• INSTRUCTIONS TO FOLLOW
Transcribe the listing that follows exactly, from its first line to its last.

|---|

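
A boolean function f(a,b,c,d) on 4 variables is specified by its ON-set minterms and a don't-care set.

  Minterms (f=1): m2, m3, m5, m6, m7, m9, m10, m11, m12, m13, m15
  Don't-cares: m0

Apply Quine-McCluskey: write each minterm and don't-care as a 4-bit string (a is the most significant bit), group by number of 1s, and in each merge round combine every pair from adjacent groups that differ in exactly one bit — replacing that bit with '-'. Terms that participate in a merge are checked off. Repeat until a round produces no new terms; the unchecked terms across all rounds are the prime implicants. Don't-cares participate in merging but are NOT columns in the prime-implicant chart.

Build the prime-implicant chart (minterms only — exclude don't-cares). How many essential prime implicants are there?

5

[col 0] 0000*, 0010*, 0011*, 0101*, 0110*, 0111*, 1001*, 1010*, 1011*, 1100*, 1101*, 1111*
[col 1] -010*, -011*, -101*, -111*, 0-10*, 0-11*, 00-0, 001-*, 01-1*, 011-*, 1-01*, 1-11*, 10-1*, 101-*, 11-1*, 110-
[col 2] --11, -01-, -1-1, 0-1-, 1--1
Prime implicants: --11, -01-, -1-1, 0-1-, 00-0, 1--1, 110-
PI chart (minterm → PIs covering it):
  2 | -01-,0-1-,00-0
  3 | --11,-01-,0-1-
  5 | -1-1  (sole → essential)
  6 | 0-1-  (sole → essential)
  7 | --11,-1-1,0-1-
  9 | 1--1  (sole → essential)
  10 | -01-  (sole → essential)
  11 | --11,-01-,1--1
  12 | 110-  (sole → essential)
  13 | -1-1,1--1,110-
  15 | --11,-1-1,1--1
Essential prime implicants: -01-, -1-1, 0-1-, 1--1, 110-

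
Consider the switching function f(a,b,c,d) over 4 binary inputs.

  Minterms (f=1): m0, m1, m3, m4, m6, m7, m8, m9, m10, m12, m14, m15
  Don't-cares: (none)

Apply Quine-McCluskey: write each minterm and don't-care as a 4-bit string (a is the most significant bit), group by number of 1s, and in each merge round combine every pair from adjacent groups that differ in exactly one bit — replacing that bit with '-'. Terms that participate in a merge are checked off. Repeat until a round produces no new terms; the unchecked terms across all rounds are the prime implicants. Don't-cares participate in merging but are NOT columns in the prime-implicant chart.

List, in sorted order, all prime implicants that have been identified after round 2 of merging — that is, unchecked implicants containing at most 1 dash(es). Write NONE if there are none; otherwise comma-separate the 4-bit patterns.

0-11, 00-1

Round 0: 0000✓ 0001✓ 0011✓ 0100✓ 0110✓ 0111✓ 1000✓ 1001✓ 1010✓ 1100✓ 1110✓ 1111✓
Round 1: -000✓ -001✓ -100✓ -110✓ -111✓ 0-00✓ 0-11 00-1 000-✓ 01-0✓ 011-✓ 1-00✓ 1-10✓ 10-0✓ 100-✓ 11-0✓ 111-✓
Round 2: --00 -00- -1-0 -11- 1--0
PIs = {--00, -00-, -1-0, -11-, 0-11, 00-1, 1--0}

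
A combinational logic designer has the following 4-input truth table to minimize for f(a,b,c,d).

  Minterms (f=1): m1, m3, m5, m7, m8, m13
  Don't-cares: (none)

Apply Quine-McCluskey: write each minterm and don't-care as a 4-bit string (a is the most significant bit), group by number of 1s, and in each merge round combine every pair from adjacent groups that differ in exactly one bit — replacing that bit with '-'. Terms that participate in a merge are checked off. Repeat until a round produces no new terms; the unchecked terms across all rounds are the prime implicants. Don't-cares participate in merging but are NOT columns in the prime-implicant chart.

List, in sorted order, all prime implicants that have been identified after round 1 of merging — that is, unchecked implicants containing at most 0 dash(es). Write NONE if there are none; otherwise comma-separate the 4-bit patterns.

1000

[col 0] 0001*, 0011*, 0101*, 0111*, 1000, 1101*
[col 1] -101, 0-01*, 0-11*, 00-1*, 01-1*
[col 2] 0--1
Prime implicants: -101, 0--1, 1000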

|---|

• WORKED SOLUTION
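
A boolean function f(a,b,c,d) on 4 variables is specified by its ON-set minterms and a don't-care set.

  Minterms (f=1): m2, m3, m5, m6, m7, m9, m10, m11, m12, m13, m15
  Don't-cares: m0

Apply Quine-McCluskey: write each minterm and don't-care as a 4-bit string (a is the most significant bit), group by number of 1s, and in each merge round combine every pair from adjacent groups that differ in exactly one bit — replacing that bit with '-'. Terms that participate in a merge are checked off. Repeat until a round produces no new terms; the unchecked terms across all rounds are the prime implicants. Don't-cares participate in merging but are NOT columns in the prime-implicant chart.

Build the prime-implicant chart (minterms only — exclude don't-cares). How many essential prime implicants are there?

5

[col 0] 0000*, 0010*, 0011*, 0101*, 0110*, 0111*, 1001*, 1010*, 1011*, 1100*, 1101*, 1111*
[col 1] -010*, -011*, -101*, -111*, 0-10*, 0-11*, 00-0, 001-*, 01-1*, 011-*, 1-01*, 1-11*, 10-1*, 101-*, 11-1*, 110-
[col 2] --11, -01-, -1-1, 0-1-, 1--1
Prime implicants: --11, -01-, -1-1, 0-1-, 00-0, 1--1, 110-
PI chart (minterm → PIs covering it):
  2 | -01-,0-1-,00-0
  3 | --11,-01-,0-1-
  5 | -1-1  (sole → essential)
  6 | 0-1-  (sole → essential)
  7 | --11,-1-1,0-1-
  9 | 1--1  (sole → essential)
  10 | -01-  (sole → essential)
  11 | --11,-01-,1--1
  12 | 110-  (sole → essential)
  13 | -1-1,1--1,110-
  15 | --11,-1-1,1--1
Essential prime implicants: -01-, -1-1, 0-1-, 1--1, 110-

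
Consider the switching function f(a,b,c,d) over 4 binary inputs.

  Minterms (f=1): m0, m1, m3, m4, m6, m7, m8, m9, m10, m12, m14, m15
  Don't-cares: (none)

Apply Quine-McCluskey: write each minterm and don't-care as a 4-bit string (a is the most significant bit), group by number of 1s, and in each merge round combine every pair from adjacent groups that differ in exactly one bit — replacing that bit with '-'. Terms that participate in a merge are checked off. Repeat until a round produces no new terms; the unchecked terms across all rounds are the prime implicants. Don't-cares participate in merging but are NOT columns in the prime-implicant chart.

List, in sorted order, all prime implicants that have been identified after round 2 of merging — that is, unchecked implicants containing at most 1 dash(es). Write NONE if there are none; otherwise comma-separate the 4-bit patterns.

0-11, 00-1

Round 0: 0000✓ 0001✓ 0011✓ 0100✓ 0110✓ 0111✓ 1000✓ 1001✓ 1010✓ 1100✓ 1110✓ 1111✓
Round 1: -000✓ -001✓ -100✓ -110✓ -111✓ 0-00✓ 0-11 00-1 000-✓ 01-0✓ 011-✓ 1-00✓ 1-10✓ 10-0✓ 100-✓ 11-0✓ 111-✓
Round 2: --00 -00- -1-0 -11- 1--0
PIs = {--00, -00-, -1-0, -11-, 0-11, 00-1, 1--0}

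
A combinational logic designer has the following 4-input truth table to minimize for f(a,b,c,d).

  Minterms (f=1): m1, m3, m5, m7, m8, m13
  Don't-cares: (none)

Apply Quine-McCluskey: write each minterm and don't-care as a 4-bit string (a is the most significant bit), group by number of 1s, and in each merge round combine every pair from adjacent groups that differ in exactly one bit — replacing that bit with '-'. Terms that participate in a merge are checked off. Repeat until a round produces no new terms; the unchecked terms across all rounds are the prime implicants. Don't-cares participate in merging but are NOT columns in the prime-implicant chart.

List, in sorted order, all prime implicants that have been identified after round 1 of merging — that is, unchecked implicants containing at most 0 dash(es). Write NONE if there are none; otherwise comma-separate the 4-bit patterns.

1000

[col 0] 0001*, 0011*, 0101*, 0111*, 1000, 1101*
[col 1] -101, 0-01*, 0-11*, 00-1*, 01-1*
[col 2] 0--1
Prime implicants: -101, 0--1, 1000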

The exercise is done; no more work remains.